▶ WHAT YOU ARE ASKED TO DO
Give again exactly the lines that stretch from the one with "Andrade | 20 |" to the end of the data below, including both of those lines and nothing else.
================
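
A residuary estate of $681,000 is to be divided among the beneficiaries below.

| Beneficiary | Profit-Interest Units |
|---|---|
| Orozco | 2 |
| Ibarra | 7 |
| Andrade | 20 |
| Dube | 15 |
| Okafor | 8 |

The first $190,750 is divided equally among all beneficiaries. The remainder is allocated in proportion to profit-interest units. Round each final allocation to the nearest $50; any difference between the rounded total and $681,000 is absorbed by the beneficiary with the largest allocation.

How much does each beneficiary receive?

Orozco: $57,000 · Ibarra: $104,150 · Andrade: $226,750 · Dube: $179,550 · Okafor: $113,550

Equal tier: $190,750 ÷ 5 = $38,150 apiece.
Remainder $490,250 by profit-interest units (total 52): Orozco 18,855.77 → $18,850; Ibarra 65,995.19 → $66,000; Andrade 188,557.69 → $188,550; Dube 141,418.27 → $141,400; Okafor 75,423.08 → $75,400.
Rounding difference +$50 on remainder applied to Andrade.
Totals: Orozco $38,150 + $18,850 = $57,000; Ibarra $38,150 + $66,000 = $104,150; Andrade $38,150 + $188,600 = $226,750; Dube $38,150 + $141,400 = $179,550; Okafor $38,150 + $75,400 = $113,550.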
================
▶ TASK ANSWER
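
| Andrade | 20 |
| Dube | 15 |
| Okafor | 8 |

The first $190,750 is divided equally among all beneficiaries. The remainder is allocated in proportion to profit-interest units. Round each final allocation to the nearest $50; any difference between the rounded total and $681,000 is absorbed by the beneficiary with the largest allocation.

How much does each beneficiary receive?

Orozco: $57,000 · Ibarra: $104,150 · Andrade: $226,750 · Dube: $179,550 · Okafor: $113,550

Equal tier: $190,750 ÷ 5 = $38,150 apiece.
Remainder $490,250 by profit-interest units (total 52): Orozco 18,855.77 → $18,850; Ibarra 65,995.19 → $66,000; Andrade 188,557.69 → $188,550; Dube 141,418.27 → $141,400; Okafor 75,423.08 → $75,400.
Rounding difference +$50 on remainder applied to Andrade.
Totals: Orozco $38,150 + $18,850 = $57,000; Ibarra $38,150 + $66,000 = $104,150; Andrade $38,150 + $188,600 = $226,750; Dube $38,150 + $141,400 = $179,550; Okafor $38,150 + $75,400 = $113,550.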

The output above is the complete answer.